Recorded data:
⟨

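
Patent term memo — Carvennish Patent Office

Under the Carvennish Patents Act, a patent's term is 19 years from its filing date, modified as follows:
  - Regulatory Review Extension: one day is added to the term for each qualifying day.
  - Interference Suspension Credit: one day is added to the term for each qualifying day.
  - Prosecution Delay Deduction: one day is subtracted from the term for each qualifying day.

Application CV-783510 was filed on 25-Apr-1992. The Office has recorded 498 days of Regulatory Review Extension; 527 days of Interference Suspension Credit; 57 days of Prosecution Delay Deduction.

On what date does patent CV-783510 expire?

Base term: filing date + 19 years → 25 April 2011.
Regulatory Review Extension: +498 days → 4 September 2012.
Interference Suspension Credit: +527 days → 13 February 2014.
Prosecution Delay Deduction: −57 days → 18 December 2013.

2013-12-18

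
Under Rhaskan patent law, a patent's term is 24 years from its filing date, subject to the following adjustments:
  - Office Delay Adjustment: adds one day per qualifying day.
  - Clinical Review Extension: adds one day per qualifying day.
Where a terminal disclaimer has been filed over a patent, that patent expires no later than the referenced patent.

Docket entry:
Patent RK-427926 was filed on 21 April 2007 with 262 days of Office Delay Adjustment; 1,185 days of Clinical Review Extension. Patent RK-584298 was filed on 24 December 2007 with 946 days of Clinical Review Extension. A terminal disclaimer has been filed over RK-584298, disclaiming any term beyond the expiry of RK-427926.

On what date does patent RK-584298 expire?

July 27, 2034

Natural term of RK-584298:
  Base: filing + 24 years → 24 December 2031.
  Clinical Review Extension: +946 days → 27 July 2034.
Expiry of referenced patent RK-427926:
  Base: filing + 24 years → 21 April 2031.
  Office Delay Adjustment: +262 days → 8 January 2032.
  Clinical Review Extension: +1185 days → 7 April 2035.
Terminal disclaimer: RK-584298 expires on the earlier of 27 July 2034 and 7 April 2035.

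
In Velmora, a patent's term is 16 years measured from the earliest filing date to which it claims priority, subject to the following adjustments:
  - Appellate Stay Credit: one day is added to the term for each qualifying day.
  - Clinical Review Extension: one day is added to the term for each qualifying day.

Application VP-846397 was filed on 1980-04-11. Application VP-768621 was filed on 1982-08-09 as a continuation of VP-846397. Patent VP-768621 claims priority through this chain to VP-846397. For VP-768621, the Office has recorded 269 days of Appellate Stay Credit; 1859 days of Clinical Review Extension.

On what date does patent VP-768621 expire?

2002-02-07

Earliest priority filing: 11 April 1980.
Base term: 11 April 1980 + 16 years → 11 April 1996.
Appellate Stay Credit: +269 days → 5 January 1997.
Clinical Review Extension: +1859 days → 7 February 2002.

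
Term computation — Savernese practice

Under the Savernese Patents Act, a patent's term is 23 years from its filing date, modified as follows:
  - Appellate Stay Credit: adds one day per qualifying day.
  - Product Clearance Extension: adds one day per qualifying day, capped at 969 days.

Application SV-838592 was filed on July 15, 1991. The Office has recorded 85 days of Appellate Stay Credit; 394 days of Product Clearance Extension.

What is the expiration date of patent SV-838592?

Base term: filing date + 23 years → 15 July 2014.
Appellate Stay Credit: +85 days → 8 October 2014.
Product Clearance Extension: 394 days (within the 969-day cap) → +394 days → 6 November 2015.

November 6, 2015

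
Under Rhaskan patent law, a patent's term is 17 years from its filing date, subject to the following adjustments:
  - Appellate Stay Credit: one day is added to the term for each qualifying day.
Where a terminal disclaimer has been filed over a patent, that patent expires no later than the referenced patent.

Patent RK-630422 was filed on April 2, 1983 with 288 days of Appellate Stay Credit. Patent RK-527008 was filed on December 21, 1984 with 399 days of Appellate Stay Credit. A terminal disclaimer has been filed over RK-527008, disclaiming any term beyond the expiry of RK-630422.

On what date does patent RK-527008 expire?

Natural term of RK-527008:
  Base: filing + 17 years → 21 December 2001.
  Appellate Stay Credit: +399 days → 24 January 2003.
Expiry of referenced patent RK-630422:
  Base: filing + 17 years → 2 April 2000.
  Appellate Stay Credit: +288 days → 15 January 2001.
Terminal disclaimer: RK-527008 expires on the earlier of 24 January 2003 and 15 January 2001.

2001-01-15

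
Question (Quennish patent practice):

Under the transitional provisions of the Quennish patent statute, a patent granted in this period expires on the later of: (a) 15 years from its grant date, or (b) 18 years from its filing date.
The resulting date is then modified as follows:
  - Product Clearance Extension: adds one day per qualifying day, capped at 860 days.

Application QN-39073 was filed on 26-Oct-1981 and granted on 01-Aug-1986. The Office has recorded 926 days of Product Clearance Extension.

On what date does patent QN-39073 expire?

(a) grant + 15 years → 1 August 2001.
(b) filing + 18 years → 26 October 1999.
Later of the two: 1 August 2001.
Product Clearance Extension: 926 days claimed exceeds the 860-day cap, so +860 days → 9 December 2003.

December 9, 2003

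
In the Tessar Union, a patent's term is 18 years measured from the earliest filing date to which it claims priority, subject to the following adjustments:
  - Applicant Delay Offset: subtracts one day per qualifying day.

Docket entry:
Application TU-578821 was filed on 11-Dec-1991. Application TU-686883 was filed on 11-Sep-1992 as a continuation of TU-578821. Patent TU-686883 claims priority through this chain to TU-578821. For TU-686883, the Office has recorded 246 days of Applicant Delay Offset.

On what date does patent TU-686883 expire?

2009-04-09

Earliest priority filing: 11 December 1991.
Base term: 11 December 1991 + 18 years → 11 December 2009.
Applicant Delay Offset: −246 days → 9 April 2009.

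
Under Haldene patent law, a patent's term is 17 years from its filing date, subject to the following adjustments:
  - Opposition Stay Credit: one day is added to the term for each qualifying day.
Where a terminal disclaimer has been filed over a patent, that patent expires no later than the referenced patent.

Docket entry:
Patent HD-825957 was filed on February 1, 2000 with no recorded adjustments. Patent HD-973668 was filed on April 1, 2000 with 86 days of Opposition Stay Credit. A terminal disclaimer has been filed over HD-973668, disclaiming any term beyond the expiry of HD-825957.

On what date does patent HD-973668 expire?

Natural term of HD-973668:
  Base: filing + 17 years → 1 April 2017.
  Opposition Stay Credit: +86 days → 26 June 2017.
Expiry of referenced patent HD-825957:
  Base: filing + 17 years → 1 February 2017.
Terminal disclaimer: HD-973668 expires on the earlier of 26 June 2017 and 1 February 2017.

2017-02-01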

⟩
⟨

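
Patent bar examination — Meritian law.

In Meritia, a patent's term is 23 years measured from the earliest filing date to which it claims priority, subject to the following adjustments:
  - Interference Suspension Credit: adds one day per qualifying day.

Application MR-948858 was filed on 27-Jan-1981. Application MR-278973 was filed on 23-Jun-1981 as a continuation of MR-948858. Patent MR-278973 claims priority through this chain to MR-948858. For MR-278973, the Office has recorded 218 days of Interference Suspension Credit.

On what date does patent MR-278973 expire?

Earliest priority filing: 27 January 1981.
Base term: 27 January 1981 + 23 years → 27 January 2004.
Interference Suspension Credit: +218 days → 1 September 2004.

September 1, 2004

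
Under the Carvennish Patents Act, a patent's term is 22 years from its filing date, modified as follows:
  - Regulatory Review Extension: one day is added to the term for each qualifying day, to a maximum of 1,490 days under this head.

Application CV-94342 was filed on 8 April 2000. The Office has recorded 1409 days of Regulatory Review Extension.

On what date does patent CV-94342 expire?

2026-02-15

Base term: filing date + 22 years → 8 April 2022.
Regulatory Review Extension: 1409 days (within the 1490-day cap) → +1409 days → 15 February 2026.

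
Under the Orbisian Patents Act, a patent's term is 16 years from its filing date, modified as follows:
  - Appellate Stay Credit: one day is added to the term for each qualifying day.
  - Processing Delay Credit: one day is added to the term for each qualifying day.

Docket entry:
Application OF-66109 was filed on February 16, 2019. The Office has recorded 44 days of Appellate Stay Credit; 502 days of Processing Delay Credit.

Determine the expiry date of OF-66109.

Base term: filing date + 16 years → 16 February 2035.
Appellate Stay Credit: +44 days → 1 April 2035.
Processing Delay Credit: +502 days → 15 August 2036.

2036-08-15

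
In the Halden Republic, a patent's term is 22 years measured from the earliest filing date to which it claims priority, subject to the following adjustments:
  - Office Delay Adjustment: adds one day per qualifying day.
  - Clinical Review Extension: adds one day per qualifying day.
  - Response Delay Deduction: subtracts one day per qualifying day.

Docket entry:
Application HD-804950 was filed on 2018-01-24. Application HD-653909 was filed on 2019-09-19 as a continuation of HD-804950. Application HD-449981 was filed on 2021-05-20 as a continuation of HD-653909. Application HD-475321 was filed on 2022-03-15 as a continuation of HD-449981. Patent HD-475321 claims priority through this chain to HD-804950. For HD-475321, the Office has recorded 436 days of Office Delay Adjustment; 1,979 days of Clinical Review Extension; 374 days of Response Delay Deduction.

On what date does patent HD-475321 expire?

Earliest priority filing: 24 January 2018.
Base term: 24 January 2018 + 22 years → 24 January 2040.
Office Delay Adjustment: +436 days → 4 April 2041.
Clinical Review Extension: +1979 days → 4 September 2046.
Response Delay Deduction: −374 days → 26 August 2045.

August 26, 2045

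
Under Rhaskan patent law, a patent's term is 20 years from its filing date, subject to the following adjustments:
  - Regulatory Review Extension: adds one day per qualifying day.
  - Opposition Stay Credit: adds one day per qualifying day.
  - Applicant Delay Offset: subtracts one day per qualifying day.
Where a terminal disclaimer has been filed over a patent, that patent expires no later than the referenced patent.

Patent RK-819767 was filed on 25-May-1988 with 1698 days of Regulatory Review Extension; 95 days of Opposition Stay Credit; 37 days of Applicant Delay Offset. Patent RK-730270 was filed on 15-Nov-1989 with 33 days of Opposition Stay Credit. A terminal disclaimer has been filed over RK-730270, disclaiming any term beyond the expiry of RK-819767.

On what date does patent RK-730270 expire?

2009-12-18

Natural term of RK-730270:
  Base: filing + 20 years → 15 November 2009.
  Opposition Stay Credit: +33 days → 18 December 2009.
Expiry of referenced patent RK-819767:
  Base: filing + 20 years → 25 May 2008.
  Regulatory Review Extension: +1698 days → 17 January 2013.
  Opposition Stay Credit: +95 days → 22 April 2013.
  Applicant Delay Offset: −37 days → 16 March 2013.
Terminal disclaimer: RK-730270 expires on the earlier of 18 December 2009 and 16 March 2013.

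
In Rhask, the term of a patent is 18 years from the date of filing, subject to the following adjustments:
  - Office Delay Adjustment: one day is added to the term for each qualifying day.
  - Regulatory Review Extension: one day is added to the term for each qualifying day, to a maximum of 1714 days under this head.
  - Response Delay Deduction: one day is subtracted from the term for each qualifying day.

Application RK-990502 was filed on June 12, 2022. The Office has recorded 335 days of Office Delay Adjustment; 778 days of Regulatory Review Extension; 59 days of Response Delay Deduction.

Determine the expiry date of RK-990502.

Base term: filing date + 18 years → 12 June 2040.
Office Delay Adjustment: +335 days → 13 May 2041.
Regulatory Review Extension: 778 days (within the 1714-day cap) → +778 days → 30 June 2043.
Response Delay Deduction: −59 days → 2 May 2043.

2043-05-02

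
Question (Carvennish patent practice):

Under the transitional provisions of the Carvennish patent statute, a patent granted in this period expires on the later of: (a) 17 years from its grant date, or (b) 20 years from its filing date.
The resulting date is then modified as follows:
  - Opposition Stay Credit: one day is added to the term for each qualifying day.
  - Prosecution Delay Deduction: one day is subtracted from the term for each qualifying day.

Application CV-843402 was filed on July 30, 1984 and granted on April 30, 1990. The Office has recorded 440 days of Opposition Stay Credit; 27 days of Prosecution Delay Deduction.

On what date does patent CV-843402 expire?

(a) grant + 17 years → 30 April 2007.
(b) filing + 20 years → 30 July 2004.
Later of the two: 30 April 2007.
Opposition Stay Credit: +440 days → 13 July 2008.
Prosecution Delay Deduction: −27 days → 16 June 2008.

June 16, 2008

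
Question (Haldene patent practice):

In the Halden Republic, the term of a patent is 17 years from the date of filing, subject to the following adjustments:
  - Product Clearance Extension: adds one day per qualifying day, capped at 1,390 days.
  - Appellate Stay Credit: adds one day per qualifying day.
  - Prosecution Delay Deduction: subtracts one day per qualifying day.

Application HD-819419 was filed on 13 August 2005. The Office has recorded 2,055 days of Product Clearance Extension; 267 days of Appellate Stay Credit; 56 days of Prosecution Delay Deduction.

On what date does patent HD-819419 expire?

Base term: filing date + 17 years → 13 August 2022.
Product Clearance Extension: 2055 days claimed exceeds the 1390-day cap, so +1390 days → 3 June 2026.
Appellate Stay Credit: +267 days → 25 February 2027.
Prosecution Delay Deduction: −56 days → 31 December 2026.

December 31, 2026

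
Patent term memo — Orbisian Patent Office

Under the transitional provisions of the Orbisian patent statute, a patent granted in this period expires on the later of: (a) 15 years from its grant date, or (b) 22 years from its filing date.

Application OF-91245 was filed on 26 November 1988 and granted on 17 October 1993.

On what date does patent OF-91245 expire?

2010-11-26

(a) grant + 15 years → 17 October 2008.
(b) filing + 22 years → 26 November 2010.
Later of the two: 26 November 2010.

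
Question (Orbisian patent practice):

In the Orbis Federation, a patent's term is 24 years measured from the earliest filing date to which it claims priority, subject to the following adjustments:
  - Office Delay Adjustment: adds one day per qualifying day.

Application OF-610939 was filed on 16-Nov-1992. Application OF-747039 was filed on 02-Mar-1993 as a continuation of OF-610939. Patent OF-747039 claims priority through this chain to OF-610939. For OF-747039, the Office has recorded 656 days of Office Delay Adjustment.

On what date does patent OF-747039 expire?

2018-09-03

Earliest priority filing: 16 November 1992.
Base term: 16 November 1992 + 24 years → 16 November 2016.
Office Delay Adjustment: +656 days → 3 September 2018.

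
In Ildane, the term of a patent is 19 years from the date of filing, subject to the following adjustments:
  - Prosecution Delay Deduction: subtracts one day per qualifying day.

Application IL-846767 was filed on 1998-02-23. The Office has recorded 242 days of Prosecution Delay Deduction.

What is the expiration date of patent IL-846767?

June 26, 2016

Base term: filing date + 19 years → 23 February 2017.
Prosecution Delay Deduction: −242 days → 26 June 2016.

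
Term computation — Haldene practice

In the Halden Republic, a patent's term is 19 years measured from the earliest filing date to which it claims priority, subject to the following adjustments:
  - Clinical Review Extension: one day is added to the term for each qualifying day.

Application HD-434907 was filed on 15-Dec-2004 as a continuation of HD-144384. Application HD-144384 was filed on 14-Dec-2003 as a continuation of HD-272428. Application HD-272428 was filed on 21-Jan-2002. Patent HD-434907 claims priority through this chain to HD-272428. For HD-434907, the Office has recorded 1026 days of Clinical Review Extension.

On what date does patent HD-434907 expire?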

⟩

▶ **Your goal**
Your task is to restate, word for word, only those lines above that fall between the line holding "On what date does patent CV-843402 expire?" and the line holding "at 1,390 days.", inclusive.

▶ **Finished exercise**
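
On what date does patent CV-843402 expire?

(a) grant + 17 years → 30 April 2007.
(b) filing + 20 years → 30 July 2004.
Later of the two: 30 April 2007.
Opposition Stay Credit: +440 days → 13 July 2008.
Prosecution Delay Deduction: −27 days → 16 June 2008.

June 16, 2008

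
Question (Haldene patent practice):

In the Halden Republic, the term of a patent is 17 years from the date of filing, subject to the following adjustments:
  - Product Clearance Extension: adds one day per qualifying day, capped at 1,390 days.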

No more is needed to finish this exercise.